::: Exercise input
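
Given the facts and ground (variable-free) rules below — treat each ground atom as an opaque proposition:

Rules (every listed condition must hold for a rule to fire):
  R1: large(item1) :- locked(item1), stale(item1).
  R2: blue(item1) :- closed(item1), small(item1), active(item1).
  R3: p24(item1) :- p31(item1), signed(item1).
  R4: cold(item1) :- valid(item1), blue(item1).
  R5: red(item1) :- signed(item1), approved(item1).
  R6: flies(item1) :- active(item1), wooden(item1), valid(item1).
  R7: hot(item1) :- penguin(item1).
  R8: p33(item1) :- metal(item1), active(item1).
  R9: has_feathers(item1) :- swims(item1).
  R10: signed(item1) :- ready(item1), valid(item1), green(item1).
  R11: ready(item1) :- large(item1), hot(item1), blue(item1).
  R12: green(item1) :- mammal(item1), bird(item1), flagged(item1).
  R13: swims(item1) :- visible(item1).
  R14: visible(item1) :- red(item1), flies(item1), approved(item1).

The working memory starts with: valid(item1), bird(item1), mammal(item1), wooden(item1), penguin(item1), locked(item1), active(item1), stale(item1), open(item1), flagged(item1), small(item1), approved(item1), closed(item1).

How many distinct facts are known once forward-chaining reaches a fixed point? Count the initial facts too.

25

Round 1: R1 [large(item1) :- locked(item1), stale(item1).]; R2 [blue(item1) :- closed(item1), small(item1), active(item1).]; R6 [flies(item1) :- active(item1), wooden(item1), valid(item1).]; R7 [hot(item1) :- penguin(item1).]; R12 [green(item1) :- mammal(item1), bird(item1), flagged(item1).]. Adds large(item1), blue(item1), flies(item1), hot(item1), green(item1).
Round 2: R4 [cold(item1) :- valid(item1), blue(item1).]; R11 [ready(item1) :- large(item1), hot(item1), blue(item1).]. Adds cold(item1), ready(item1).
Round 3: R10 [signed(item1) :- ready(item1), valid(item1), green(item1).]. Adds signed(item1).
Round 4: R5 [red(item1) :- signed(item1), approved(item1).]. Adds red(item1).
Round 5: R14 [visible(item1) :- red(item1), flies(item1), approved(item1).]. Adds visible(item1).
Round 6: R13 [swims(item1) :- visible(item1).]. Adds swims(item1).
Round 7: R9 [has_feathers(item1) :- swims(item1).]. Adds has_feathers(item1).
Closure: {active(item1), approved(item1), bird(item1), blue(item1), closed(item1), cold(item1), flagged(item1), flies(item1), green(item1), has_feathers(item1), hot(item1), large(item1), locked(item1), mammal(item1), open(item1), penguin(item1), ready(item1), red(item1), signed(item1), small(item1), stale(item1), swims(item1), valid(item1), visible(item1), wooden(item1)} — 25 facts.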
::::::
Instructions for the task
All that is wanted is the stretch of lines above from the one containing "R2: blue(item1) :- closed(item1), small(item1), active(item1)." through the one containing "R8: p33(item1) :- metal(item1), active(item1).", duplicated exactly.

Your solution
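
  R2: blue(item1) :- closed(item1), small(item1), active(item1).
  R3: p24(item1) :- p31(item1), signed(item1).
  R4: cold(item1) :- valid(item1), blue(item1).
  R5: red(item1) :- signed(item1), approved(item1).
  R6: flies(item1) :- active(item1), wooden(item1), valid(item1).
  R7: hot(item1) :- penguin(item1).
  R8: p33(item1) :- metal(item1), active(item1).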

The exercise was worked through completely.